Your assignment
In full and unaltered, output the records below.

Information given
• • • •
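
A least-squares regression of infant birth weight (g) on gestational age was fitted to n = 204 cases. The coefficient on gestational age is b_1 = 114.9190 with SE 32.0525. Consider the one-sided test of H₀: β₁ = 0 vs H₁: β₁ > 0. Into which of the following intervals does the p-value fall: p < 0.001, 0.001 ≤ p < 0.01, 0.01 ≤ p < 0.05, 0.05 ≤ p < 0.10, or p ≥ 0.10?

t = 114.9190 / 32.0525 = 3.585.
df = n − 2 = 204 − 2 = 202.
One-sided p = P(T_{202} > t) ≈ 0.0002.
So p < 0.001.

p < 0.001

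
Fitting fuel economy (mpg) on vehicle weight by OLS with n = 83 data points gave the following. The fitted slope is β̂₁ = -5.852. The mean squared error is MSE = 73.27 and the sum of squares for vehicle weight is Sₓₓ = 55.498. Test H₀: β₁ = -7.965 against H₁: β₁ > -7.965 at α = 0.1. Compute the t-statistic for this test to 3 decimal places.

SE(β̂₁) = √(MSE/Sₓₓ) = √(73.27/55.498) = 1.14901.
t = (-5.852 − (-7.965)) / 1.14901 = 1.839.
df = n − 2 = 81.
One-sided p ≈ 0.0348, which is < 0.1, so reject H₀.
There is evidence that the true slope on vehicle weight exceeds -7.965 mpg per unit.

t = 1.839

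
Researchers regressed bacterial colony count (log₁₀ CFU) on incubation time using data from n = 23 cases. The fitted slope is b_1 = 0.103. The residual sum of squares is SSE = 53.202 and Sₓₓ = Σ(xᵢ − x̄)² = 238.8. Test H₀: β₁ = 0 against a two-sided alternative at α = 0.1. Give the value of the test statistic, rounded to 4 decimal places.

MSE = SSE/(n − 2) = 53.202/21 = 2.53343.
SE(b_1) = √(MSE/Sₓₓ) = √(2.53343/238.8) = 0.103.
t = 0.103 / 0.103 = 1.0000.
df = n − 2 = 21.
Two-sided p ≈ 0.3287, which is ≥ 0.1, so fail to reject H₀.
The data do not give significant evidence of an association between incubation time and bacterial colony count.

t = 1.0000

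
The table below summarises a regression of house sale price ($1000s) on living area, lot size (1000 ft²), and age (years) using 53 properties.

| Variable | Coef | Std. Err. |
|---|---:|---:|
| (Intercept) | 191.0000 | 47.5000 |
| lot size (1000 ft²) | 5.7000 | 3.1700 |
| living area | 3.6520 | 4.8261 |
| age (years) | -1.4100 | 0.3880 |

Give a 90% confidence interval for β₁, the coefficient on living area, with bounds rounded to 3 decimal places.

(-4.439, 11.743)

Read off: b = 3.6520, SE = 4.8261 for living area.
df = n − k − 1 = 53 − 3 − 1 = 49.
t* = t_{0.05, 49} = 1.676551.
Margin = t* × SE = 1.676551 × 4.8261 = 8.09120.
CI: 3.6520 ± 8.09120 → (-4.439, 11.743).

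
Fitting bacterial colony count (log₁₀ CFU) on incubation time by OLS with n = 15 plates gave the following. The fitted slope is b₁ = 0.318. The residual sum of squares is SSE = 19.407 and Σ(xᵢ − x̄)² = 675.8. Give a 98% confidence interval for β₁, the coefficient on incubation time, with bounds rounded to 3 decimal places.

(0.193, 0.443)

MSE = SSE/(n − 2) = 19.407/13 = 1.49285.
SE(b₁) = √(MSE/Sₓₓ) = √(1.49285/675.8) = 0.0470001.
df = n − 2 = 13.
t* = t_{0.01, 13} = 2.650309.
Margin = t* × SE = 2.650309 × 0.0470001 = 0.12456.
CI: 0.318 ± 0.12456 → (0.193, 0.443).
With 98% confidence, each one-unit increase in incubation time is associated with a change of between 0.193 and 0.443 log₁₀ CFU in bacterial colony count.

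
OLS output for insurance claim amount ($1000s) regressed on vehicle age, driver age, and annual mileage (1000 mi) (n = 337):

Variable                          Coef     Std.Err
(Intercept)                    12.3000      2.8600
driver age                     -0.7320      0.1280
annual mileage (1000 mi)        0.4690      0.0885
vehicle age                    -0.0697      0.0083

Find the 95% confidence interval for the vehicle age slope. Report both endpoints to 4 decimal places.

Read off: b = -0.0697, SE = 0.0083 for vehicle age.
df = n − k − 1 = 337 − 3 − 1 = 333.
t* = t_{0.025, 333} = 1.967113.
Margin = t* × SE = 1.967113 × 0.0083 = 0.016327.
CI: -0.0697 ± 0.016327 → (-0.0860, -0.0534).

(-0.0860, -0.0534)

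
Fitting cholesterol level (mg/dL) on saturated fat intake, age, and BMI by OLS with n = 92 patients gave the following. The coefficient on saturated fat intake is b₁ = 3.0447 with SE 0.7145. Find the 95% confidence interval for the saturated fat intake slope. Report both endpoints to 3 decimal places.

df = n − k − 1 = 92 − 3 − 1 = 88.
t* = t_{0.025, 88} = 1.98729.
Margin = t* × SE = 1.98729 × 0.7145 = 1.41992.
CI: 3.0447 ± 1.41992 → (1.625, 4.465).
With 95% confidence, each one-unit increase in saturated fat intake is associated with a change of between 1.625 and 4.465 mg/dL in cholesterol level, holding the other predictors fixed.

(1.625, 4.465)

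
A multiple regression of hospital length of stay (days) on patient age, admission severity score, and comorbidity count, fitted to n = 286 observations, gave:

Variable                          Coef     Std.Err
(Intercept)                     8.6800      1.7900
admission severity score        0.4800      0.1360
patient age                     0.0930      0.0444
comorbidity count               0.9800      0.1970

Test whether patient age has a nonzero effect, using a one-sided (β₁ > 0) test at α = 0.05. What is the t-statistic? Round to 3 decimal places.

Read off: b = 0.0930, SE = 0.0444 for patient age.
H₀: β₁ = 0 vs H₁: β₁ > 0.
t = 0.0930 / 0.0444 = 2.095.
df = n − k − 1 = 286 − 3 − 1 = 282.
One-sided p ≈ 0.0185, which is < 0.05, so reject H₀.
There is evidence that the true slope on patient age is positive, holding the other predictors fixed.

t = 2.095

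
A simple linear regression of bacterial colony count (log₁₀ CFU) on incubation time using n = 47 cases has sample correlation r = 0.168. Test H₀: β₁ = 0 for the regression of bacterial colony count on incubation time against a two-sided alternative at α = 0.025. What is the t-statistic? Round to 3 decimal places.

t = 1.143

t = r·√(n − 2)/√(1 − r²) = 0.168·√45/√0.971776 = 1.143.
df = n − 2 = 45.
Two-sided p ≈ 0.2590, which is ≥ 0.025, so fail to reject H₀.
The data do not give significant evidence of a linear association between incubation time and bacterial colony count.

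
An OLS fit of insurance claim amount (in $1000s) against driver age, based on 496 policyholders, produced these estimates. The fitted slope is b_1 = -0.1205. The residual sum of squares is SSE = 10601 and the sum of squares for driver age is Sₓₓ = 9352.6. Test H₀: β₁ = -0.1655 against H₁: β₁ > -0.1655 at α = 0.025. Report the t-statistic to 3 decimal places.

MSE = SSE/(n − 2) = 10601/494 = 21.4595.
SE(b_1) = √(MSE/Sₓₓ) = √(21.4595/9352.6) = 0.0479009.
t = (-0.1205 − (-0.1655)) / 0.0479009 = 0.939.
df = n − 2 = 494.
One-sided p ≈ 0.1740, which is ≥ 0.025, so fail to reject H₀.
The data do not give significant evidence that the true slope on driver age exceeds -0.1655 $1000s per unit.

t = 0.939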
• • • •
Reply to the exercise
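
A least-squares regression of infant birth weight (g) on gestational age was fitted to n = 204 cases. The coefficient on gestational age is b_1 = 114.9190 with SE 32.0525. Consider the one-sided test of H₀: β₁ = 0 vs H₁: β₁ > 0. Into which of the following intervals does the p-value fall: p < 0.001, 0.001 ≤ p < 0.01, 0.01 ≤ p < 0.05, 0.05 ≤ p < 0.10, or p ≥ 0.10?

t = 114.9190 / 32.0525 = 3.585.
df = n − 2 = 204 − 2 = 202.
One-sided p = P(T_{202} > t) ≈ 0.0002.
So p < 0.001.

p < 0.001

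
Fitting fuel economy (mpg) on vehicle weight by OLS with n = 83 data points gave the following. The fitted slope is β̂₁ = -5.852. The mean squared error is MSE = 73.27 and the sum of squares for vehicle weight is Sₓₓ = 55.498. Test H₀: β₁ = -7.965 against H₁: β₁ > -7.965 at α = 0.1. Compute the t-statistic for this test to 3 decimal places.

SE(β̂₁) = √(MSE/Sₓₓ) = √(73.27/55.498) = 1.14901.
t = (-5.852 − (-7.965)) / 1.14901 = 1.839.
df = n − 2 = 81.
One-sided p ≈ 0.0348, which is < 0.1, so reject H₀.
There is evidence that the true slope on vehicle weight exceeds -7.965 mpg per unit.

t = 1.839

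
Researchers regressed bacterial colony count (log₁₀ CFU) on incubation time using data from n = 23 cases. The fitted slope is b_1 = 0.103. The residual sum of squares is SSE = 53.202 and Sₓₓ = Σ(xᵢ − x̄)² = 238.8. Test H₀: β₁ = 0 against a two-sided alternative at α = 0.1. Give the value of the test statistic, rounded to 4 decimal places.

MSE = SSE/(n − 2) = 53.202/21 = 2.53343.
SE(b_1) = √(MSE/Sₓₓ) = √(2.53343/238.8) = 0.103.
t = 0.103 / 0.103 = 1.0000.
df = n − 2 = 21.
Two-sided p ≈ 0.3287, which is ≥ 0.1, so fail to reject H₀.
The data do not give significant evidence of an association between incubation time and bacterial colony count.

t = 1.0000

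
The table below summarises a regression of house sale price ($1000s) on living area, lot size (1000 ft²), and age (years) using 53 properties.

| Variable | Coef | Std. Err. |
|---|---:|---:|
| (Intercept) | 191.0000 | 47.5000 |
| lot size (1000 ft²) | 5.7000 | 3.1700 |
| living area | 3.6520 | 4.8261 |
| age (years) | -1.4100 | 0.3880 |

Give a 90% confidence interval for β₁, the coefficient on living area, with bounds rounded to 3 decimal places.

(-4.439, 11.743)

Read off: b = 3.6520, SE = 4.8261 for living area.
df = n − k − 1 = 53 − 3 − 1 = 49.
t* = t_{0.05, 49} = 1.676551.
Margin = t* × SE = 1.676551 × 4.8261 = 8.09120.
CI: 3.6520 ± 8.09120 → (-4.439, 11.743).

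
Fitting bacterial colony count (log₁₀ CFU) on incubation time by OLS with n = 15 plates gave the following. The fitted slope is b₁ = 0.318. The residual sum of squares is SSE = 19.407 and Σ(xᵢ − x̄)² = 675.8. Give a 98% confidence interval for β₁, the coefficient on incubation time, with bounds rounded to 3 decimal places.

(0.193, 0.443)

MSE = SSE/(n − 2) = 19.407/13 = 1.49285.
SE(b₁) = √(MSE/Sₓₓ) = √(1.49285/675.8) = 0.0470001.
df = n − 2 = 13.
t* = t_{0.01, 13} = 2.650309.
Margin = t* × SE = 2.650309 × 0.0470001 = 0.12456.
CI: 0.318 ± 0.12456 → (0.193, 0.443).
With 98% confidence, each one-unit increase in incubation time is associated with a change of between 0.193 and 0.443 log₁₀ CFU in bacterial colony count.

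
OLS output for insurance claim amount ($1000s) regressed on vehicle age, driver age, and annual mileage (1000 mi) (n = 337):

Variable                          Coef     Std.Err
(Intercept)                    12.3000      2.8600
driver age                     -0.7320      0.1280
annual mileage (1000 mi)        0.4690      0.0885
vehicle age                    -0.0697      0.0083

Find the 95% confidence interval for the vehicle age slope. Report both endpoints to 4 decimal places.

Read off: b = -0.0697, SE = 0.0083 for vehicle age.
df = n − k − 1 = 337 − 3 − 1 = 333.
t* = t_{0.025, 333} = 1.967113.
Margin = t* × SE = 1.967113 × 0.0083 = 0.016327.
CI: -0.0697 ± 0.016327 → (-0.0860, -0.0534).

(-0.0860, -0.0534)

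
Fitting cholesterol level (mg/dL) on saturated fat intake, age, and BMI by OLS with n = 92 patients gave the following. The coefficient on saturated fat intake is b₁ = 3.0447 with SE 0.7145. Find the 95% confidence interval for the saturated fat intake slope. Report both endpoints to 3 decimal places.

df = n − k − 1 = 92 − 3 − 1 = 88.
t* = t_{0.025, 88} = 1.98729.
Margin = t* × SE = 1.98729 × 0.7145 = 1.41992.
CI: 3.0447 ± 1.41992 → (1.625, 4.465).
With 95% confidence, each one-unit increase in saturated fat intake is associated with a change of between 1.625 and 4.465 mg/dL in cholesterol level, holding the other predictors fixed.

(1.625, 4.465)

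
A multiple regression of hospital length of stay (days) on patient age, admission severity score, and comorbidity count, fitted to n = 286 observations, gave:

Variable                          Coef     Std.Err
(Intercept)                     8.6800      1.7900
admission severity score        0.4800      0.1360
patient age                     0.0930      0.0444
comorbidity count               0.9800      0.1970

Test whether patient age has a nonzero effect, using a one-sided (β₁ > 0) test at α = 0.05. What is the t-statistic? Round to 3 decimal places.

Read off: b = 0.0930, SE = 0.0444 for patient age.
H₀: β₁ = 0 vs H₁: β₁ > 0.
t = 0.0930 / 0.0444 = 2.095.
df = n − k − 1 = 286 − 3 − 1 = 282.
One-sided p ≈ 0.0185, which is < 0.05, so reject H₀.
There is evidence that the true slope on patient age is positive, holding the other predictors fixed.

t = 2.095

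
A simple linear regression of bacterial colony count (log₁₀ CFU) on incubation time using n = 47 cases has sample correlation r = 0.168. Test H₀: β₁ = 0 for the regression of bacterial colony count on incubation time against a two-sided alternative at α = 0.025. What is the t-statistic? Round to 3 decimal places.

t = 1.143

t = r·√(n − 2)/√(1 − r²) = 0.168·√45/√0.971776 = 1.143.
df = n − 2 = 45.
Two-sided p ≈ 0.2590, which is ≥ 0.025, so fail to reject H₀.
The data do not give significant evidence of a linear association between incubation time and bacterial colony count.

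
An OLS fit of insurance claim amount (in $1000s) against driver age, based on 496 policyholders, produced these estimates. The fitted slope is b_1 = -0.1205. The residual sum of squares is SSE = 10601 and the sum of squares for driver age is Sₓₓ = 9352.6. Test H₀: β₁ = -0.1655 against H₁: β₁ > -0.1655 at α = 0.025. Report the t-statistic to 3 decimal places.

MSE = SSE/(n − 2) = 10601/494 = 21.4595.
SE(b_1) = √(MSE/Sₓₓ) = √(21.4595/9352.6) = 0.0479009.
t = (-0.1205 − (-0.1655)) / 0.0479009 = 0.939.
df = n − 2 = 494.
One-sided p ≈ 0.1740, which is ≥ 0.025, so fail to reject H₀.
The data do not give significant evidence that the true slope on driver age exceeds -0.1655 $1000s per unit.

t = 0.939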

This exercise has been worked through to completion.